## EXERCISE INSTRUCTIONS
Your task is to repeat exactly the lines below between the line holding "- As to (a), the" and the line holding "- On element (d), the franchisee's", inclusive, and only those.
[Opening PROVIDED INFORMATION section]
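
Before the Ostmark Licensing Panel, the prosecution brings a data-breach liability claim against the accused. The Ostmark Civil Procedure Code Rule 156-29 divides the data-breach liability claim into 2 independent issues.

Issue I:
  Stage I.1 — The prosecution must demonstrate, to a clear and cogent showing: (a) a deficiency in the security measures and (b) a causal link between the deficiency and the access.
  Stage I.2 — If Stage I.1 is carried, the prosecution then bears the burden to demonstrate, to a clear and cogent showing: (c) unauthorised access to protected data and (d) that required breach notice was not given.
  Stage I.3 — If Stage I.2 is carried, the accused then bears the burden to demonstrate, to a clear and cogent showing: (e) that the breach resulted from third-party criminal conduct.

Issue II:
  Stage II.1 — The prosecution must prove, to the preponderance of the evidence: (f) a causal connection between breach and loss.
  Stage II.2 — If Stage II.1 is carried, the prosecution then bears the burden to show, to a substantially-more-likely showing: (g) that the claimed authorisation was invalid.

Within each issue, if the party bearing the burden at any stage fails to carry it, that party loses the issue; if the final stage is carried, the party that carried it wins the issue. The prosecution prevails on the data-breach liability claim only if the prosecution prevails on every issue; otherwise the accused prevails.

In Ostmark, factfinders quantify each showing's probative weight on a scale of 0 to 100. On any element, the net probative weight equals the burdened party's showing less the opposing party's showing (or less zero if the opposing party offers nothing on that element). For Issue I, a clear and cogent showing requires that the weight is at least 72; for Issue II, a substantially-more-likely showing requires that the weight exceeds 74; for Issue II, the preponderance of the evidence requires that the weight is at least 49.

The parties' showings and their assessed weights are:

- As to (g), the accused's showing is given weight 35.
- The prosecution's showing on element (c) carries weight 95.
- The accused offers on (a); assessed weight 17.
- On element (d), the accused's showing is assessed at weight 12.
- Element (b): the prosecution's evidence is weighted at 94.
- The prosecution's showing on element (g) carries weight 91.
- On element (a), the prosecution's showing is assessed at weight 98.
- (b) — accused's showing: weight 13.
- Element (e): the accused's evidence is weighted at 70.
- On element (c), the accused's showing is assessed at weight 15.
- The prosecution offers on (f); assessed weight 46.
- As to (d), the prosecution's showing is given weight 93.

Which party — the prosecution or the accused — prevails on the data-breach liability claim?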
[Closing PROVIDED INFORMATION section]
[Opening PROVIDED INFORMATION section]
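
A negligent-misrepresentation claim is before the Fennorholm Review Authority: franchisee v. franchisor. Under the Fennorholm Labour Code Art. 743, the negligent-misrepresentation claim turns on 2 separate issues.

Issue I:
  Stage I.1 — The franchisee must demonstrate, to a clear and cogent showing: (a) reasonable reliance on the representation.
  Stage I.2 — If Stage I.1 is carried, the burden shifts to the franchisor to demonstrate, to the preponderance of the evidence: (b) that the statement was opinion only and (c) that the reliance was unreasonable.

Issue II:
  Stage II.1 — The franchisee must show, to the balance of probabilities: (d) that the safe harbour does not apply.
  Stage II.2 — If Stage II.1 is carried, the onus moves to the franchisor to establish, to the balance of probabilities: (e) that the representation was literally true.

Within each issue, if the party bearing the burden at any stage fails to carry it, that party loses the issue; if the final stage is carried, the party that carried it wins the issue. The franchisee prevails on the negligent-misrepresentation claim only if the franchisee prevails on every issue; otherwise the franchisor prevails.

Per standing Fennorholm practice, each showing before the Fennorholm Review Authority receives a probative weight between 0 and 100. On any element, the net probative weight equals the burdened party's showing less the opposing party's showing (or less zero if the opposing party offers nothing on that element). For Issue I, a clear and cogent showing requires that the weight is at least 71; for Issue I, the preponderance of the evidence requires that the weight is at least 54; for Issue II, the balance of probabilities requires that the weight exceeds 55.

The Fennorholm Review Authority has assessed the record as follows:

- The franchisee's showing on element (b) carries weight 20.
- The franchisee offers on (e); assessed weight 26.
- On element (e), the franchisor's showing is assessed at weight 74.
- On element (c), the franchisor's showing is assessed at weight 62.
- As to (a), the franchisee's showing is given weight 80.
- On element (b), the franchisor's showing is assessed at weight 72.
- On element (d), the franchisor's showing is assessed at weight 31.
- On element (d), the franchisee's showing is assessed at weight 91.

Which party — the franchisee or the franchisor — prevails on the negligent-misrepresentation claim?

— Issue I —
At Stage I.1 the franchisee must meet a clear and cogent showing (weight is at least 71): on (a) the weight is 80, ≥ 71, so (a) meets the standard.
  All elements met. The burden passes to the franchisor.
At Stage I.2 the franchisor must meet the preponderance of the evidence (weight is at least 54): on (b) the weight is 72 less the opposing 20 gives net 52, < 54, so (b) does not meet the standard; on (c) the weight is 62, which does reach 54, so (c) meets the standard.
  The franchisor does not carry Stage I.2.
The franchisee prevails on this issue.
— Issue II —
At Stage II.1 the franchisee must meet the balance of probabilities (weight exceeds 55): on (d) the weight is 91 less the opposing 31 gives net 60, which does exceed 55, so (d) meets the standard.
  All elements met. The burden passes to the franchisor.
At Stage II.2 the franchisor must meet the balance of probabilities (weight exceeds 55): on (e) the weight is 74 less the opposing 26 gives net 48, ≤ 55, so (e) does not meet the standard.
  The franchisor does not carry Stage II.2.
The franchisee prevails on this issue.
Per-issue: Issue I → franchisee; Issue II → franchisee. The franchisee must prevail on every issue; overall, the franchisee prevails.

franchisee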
[Closing PROVIDED INFORMATION section]
## REPLY TO THE TASK
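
- As to (a), the franchisee's showing is given weight 80.
- On element (b), the franchisor's showing is assessed at weight 72.
- On element (d), the franchisor's showing is assessed at weight 31.
- On element (d), the franchisee's showing is assessed at weight 91.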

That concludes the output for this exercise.